*TASK DIRECTIONS*: Restate the listing below word for word.

*RECORDS SUPPLIED*:
☆ ☆ ☆ ☆
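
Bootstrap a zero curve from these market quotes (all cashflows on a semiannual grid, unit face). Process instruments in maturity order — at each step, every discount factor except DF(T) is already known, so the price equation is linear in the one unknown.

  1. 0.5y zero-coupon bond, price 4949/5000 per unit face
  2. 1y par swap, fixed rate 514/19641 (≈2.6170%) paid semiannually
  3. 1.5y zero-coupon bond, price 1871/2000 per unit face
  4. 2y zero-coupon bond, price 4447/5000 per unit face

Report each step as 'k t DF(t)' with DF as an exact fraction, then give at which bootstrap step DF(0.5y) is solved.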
☆ ☆ ☆ ☆
*OUTPUT*:
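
Bootstrap a zero curve from these market quotes (all cashflows on a semiannual grid, unit face). Process instruments in maturity order — at each step, every discount factor except DF(T) is already known, so the price equation is linear in the one unknown.

  1. 0.5y zero-coupon bond, price 4949/5000 per unit face
  2. 1y par swap, fixed rate 514/19641 (≈2.6170%) paid semiannually
  3. 1.5y zero-coupon bond, price 1871/2000 per unit face
  4. 2y zero-coupon bond, price 4447/5000 per unit face

Report each step as 'k t DF(t)' with DF as an exact fraction, then give at which bootstrap step DF(0.5y) is solved.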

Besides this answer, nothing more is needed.